• **ACTION ITEM**
Report all lines in the records that hold the string "available".

(Stored data)
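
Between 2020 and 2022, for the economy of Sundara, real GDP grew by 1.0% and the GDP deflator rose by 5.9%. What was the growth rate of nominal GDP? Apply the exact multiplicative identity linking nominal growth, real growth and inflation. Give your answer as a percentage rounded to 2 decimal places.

6.96%

(1 + g_nom) = (1 + g_real)(1 + π) = 1.0100 × 1.0590 = 1.06959.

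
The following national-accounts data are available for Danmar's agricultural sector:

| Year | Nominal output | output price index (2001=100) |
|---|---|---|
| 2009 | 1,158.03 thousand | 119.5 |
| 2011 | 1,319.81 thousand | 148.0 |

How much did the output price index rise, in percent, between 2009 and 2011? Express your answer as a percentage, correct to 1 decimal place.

23.8%

Price-level change = 148.0 / 119.5 − 1 = 0.2385.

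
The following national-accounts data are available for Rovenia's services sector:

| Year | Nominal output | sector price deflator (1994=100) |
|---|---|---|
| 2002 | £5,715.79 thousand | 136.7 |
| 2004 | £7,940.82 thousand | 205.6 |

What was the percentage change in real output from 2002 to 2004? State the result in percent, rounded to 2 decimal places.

Deflate each year: 2002 → 5715.79/1.367 = 4181.27; 2004 → 7940.82/2.056 = 3862.27.
So real output changed by 3862.27/4181.27 − 1 = -0.0763, i.e. -7.63%.

-7.63%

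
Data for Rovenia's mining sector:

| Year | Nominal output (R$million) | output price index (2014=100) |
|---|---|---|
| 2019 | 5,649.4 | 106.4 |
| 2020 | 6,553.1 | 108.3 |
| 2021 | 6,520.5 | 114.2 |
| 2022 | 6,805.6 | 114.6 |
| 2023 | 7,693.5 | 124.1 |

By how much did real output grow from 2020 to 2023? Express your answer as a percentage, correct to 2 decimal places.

2.46%

Real output 2020 = 6553.1/1.083 = 6050.88.
Real output 2023 = 7693.5/1.241 = 6199.44.
Change = 6199.44/6050.88 − 1 = 0.0246.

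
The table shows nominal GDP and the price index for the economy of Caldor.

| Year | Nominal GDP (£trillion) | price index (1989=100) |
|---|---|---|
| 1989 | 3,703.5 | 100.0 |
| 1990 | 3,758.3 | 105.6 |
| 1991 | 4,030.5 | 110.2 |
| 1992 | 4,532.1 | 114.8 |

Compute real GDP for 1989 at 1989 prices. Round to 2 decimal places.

£3,703.50 trillion

Real GDP 1989 = 3703.5 / 1.000 = 3703.50.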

• **ANSWER SPACE**
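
The following national-accounts data are available for Danmar's agricultural sector:
The following national-accounts data are available for Rovenia's services sector: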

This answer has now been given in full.